Please copy all of the records exactly, leaving nothing out.

[[ Input data open ]]

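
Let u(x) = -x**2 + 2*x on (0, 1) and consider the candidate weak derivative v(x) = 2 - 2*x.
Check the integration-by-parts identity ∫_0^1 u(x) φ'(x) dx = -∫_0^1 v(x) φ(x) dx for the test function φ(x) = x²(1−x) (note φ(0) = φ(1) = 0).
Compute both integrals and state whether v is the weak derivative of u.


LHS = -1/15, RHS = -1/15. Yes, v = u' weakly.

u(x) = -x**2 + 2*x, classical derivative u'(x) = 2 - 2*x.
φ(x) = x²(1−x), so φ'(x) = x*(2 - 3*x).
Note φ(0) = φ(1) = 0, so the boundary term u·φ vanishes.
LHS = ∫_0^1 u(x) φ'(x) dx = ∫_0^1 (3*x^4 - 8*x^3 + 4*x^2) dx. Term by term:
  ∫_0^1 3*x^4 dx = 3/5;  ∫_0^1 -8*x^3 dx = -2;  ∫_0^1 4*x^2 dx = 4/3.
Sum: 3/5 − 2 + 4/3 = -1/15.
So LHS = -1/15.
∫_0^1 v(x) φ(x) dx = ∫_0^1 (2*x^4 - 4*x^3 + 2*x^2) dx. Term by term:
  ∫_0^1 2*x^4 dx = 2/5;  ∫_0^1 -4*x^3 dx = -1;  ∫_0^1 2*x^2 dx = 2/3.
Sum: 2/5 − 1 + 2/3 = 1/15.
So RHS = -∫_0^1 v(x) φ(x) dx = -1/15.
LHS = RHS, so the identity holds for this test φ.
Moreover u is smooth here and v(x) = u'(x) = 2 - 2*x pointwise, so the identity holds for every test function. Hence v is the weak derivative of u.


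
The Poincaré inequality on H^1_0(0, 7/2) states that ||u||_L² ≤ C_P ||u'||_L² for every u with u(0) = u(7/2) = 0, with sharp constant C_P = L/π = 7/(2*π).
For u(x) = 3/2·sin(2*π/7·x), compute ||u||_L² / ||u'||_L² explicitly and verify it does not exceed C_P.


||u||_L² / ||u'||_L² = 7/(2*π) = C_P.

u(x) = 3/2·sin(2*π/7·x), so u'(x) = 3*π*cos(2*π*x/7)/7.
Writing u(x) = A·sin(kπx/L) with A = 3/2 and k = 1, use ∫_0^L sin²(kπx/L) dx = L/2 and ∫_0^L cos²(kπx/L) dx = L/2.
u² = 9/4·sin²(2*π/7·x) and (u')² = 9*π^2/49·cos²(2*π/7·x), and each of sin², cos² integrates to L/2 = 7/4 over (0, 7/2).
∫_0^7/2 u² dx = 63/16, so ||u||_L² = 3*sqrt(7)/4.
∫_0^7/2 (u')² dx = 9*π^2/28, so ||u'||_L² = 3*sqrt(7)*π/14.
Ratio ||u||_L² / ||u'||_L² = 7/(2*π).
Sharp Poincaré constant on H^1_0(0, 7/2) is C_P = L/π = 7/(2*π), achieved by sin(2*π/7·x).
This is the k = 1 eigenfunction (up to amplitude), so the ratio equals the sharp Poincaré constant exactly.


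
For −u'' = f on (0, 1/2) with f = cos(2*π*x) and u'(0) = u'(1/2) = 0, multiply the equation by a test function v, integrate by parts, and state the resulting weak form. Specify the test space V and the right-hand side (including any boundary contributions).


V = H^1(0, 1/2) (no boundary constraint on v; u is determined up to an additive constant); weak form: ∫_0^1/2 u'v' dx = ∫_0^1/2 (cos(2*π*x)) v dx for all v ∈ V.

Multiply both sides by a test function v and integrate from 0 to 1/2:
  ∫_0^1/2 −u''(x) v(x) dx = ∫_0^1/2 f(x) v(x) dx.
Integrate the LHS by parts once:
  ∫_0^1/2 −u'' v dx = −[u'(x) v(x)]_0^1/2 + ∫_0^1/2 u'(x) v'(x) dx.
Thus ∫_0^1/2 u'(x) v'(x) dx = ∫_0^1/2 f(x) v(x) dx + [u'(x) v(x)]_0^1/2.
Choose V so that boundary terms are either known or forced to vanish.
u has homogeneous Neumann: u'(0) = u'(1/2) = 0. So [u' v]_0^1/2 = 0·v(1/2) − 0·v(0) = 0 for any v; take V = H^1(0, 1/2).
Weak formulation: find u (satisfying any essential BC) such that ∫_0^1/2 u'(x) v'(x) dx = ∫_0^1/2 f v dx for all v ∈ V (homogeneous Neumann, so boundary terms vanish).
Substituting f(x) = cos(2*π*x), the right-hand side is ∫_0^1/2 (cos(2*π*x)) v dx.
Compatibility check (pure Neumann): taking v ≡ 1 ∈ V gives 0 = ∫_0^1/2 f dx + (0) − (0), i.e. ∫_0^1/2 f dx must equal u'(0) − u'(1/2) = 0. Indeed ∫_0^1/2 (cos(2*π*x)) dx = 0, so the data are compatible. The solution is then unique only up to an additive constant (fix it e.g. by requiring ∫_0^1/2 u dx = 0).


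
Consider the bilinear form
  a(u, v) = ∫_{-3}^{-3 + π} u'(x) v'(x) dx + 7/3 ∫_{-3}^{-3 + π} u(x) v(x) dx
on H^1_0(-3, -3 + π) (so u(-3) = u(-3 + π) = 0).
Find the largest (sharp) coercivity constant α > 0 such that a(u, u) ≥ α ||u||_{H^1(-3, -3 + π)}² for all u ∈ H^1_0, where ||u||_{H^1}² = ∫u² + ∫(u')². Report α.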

[[ Input data closed ]]

Answer box>
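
Let u(x) = -x**2 + 2*x on (0, 1) and consider the candidate weak derivative v(x) = 2 - 2*x.
Check the integration-by-parts identity ∫_0^1 u(x) φ'(x) dx = -∫_0^1 v(x) φ(x) dx for the test function φ(x) = x²(1−x) (note φ(0) = φ(1) = 0).
Compute both integrals and state whether v is the weak derivative of u.


LHS = -1/15, RHS = -1/15. Yes, v = u' weakly.

u(x) = -x**2 + 2*x, classical derivative u'(x) = 2 - 2*x.
φ(x) = x²(1−x), so φ'(x) = x*(2 - 3*x).
Note φ(0) = φ(1) = 0, so the boundary term u·φ vanishes.
LHS = ∫_0^1 u(x) φ'(x) dx = ∫_0^1 (3*x^4 - 8*x^3 + 4*x^2) dx. Term by term:
  ∫_0^1 3*x^4 dx = 3/5;  ∫_0^1 -8*x^3 dx = -2;  ∫_0^1 4*x^2 dx = 4/3.
Sum: 3/5 − 2 + 4/3 = -1/15.
So LHS = -1/15.
∫_0^1 v(x) φ(x) dx = ∫_0^1 (2*x^4 - 4*x^3 + 2*x^2) dx. Term by term:
  ∫_0^1 2*x^4 dx = 2/5;  ∫_0^1 -4*x^3 dx = -1;  ∫_0^1 2*x^2 dx = 2/3.
Sum: 2/5 − 1 + 2/3 = 1/15.
So RHS = -∫_0^1 v(x) φ(x) dx = -1/15.
LHS = RHS, so the identity holds for this test φ.
Moreover u is smooth here and v(x) = u'(x) = 2 - 2*x pointwise, so the identity holds for every test function. Hence v is the weak derivative of u.


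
The Poincaré inequality on H^1_0(0, 7/2) states that ||u||_L² ≤ C_P ||u'||_L² for every u with u(0) = u(7/2) = 0, with sharp constant C_P = L/π = 7/(2*π).
For u(x) = 3/2·sin(2*π/7·x), compute ||u||_L² / ||u'||_L² explicitly and verify it does not exceed C_P.


||u||_L² / ||u'||_L² = 7/(2*π) = C_P.

u(x) = 3/2·sin(2*π/7·x), so u'(x) = 3*π*cos(2*π*x/7)/7.
Writing u(x) = A·sin(kπx/L) with A = 3/2 and k = 1, use ∫_0^L sin²(kπx/L) dx = L/2 and ∫_0^L cos²(kπx/L) dx = L/2.
u² = 9/4·sin²(2*π/7·x) and (u')² = 9*π^2/49·cos²(2*π/7·x), and each of sin², cos² integrates to L/2 = 7/4 over (0, 7/2).
∫_0^7/2 u² dx = 63/16, so ||u||_L² = 3*sqrt(7)/4.
∫_0^7/2 (u')² dx = 9*π^2/28, so ||u'||_L² = 3*sqrt(7)*π/14.
Ratio ||u||_L² / ||u'||_L² = 7/(2*π).
Sharp Poincaré constant on H^1_0(0, 7/2) is C_P = L/π = 7/(2*π), achieved by sin(2*π/7·x).
This is the k = 1 eigenfunction (up to amplitude), so the ratio equals the sharp Poincaré constant exactly.


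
For −u'' = f on (0, 1/2) with f = cos(2*π*x) and u'(0) = u'(1/2) = 0, multiply the equation by a test function v, integrate by parts, and state the resulting weak form. Specify the test space V and the right-hand side (including any boundary contributions).


V = H^1(0, 1/2) (no boundary constraint on v; u is determined up to an additive constant); weak form: ∫_0^1/2 u'v' dx = ∫_0^1/2 (cos(2*π*x)) v dx for all v ∈ V.

Multiply both sides by a test function v and integrate from 0 to 1/2:
  ∫_0^1/2 −u''(x) v(x) dx = ∫_0^1/2 f(x) v(x) dx.
Integrate the LHS by parts once:
  ∫_0^1/2 −u'' v dx = −[u'(x) v(x)]_0^1/2 + ∫_0^1/2 u'(x) v'(x) dx.
Thus ∫_0^1/2 u'(x) v'(x) dx = ∫_0^1/2 f(x) v(x) dx + [u'(x) v(x)]_0^1/2.
Choose V so that boundary terms are either known or forced to vanish.
u has homogeneous Neumann: u'(0) = u'(1/2) = 0. So [u' v]_0^1/2 = 0·v(1/2) − 0·v(0) = 0 for any v; take V = H^1(0, 1/2).
Weak formulation: find u (satisfying any essential BC) such that ∫_0^1/2 u'(x) v'(x) dx = ∫_0^1/2 f v dx for all v ∈ V (homogeneous Neumann, so boundary terms vanish).
Substituting f(x) = cos(2*π*x), the right-hand side is ∫_0^1/2 (cos(2*π*x)) v dx.
Compatibility check (pure Neumann): taking v ≡ 1 ∈ V gives 0 = ∫_0^1/2 f dx + (0) − (0), i.e. ∫_0^1/2 f dx must equal u'(0) − u'(1/2) = 0. Indeed ∫_0^1/2 (cos(2*π*x)) dx = 0, so the data are compatible. The solution is then unique only up to an additive constant (fix it e.g. by requiring ∫_0^1/2 u dx = 0).


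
Consider the bilinear form
  a(u, v) = ∫_{-3}^{-3 + π} u'(x) v'(x) dx + 7/3 ∫_{-3}^{-3 + π} u(x) v(x) dx
on H^1_0(-3, -3 + π) (so u(-3) = u(-3 + π) = 0).
Find the largest (sharp) coercivity constant α > 0 such that a(u, u) ≥ α ||u||_{H^1(-3, -3 + π)}² for all u ∈ H^1_0, where ||u||_{H^1}² = ∫u² + ∫(u')². Report α.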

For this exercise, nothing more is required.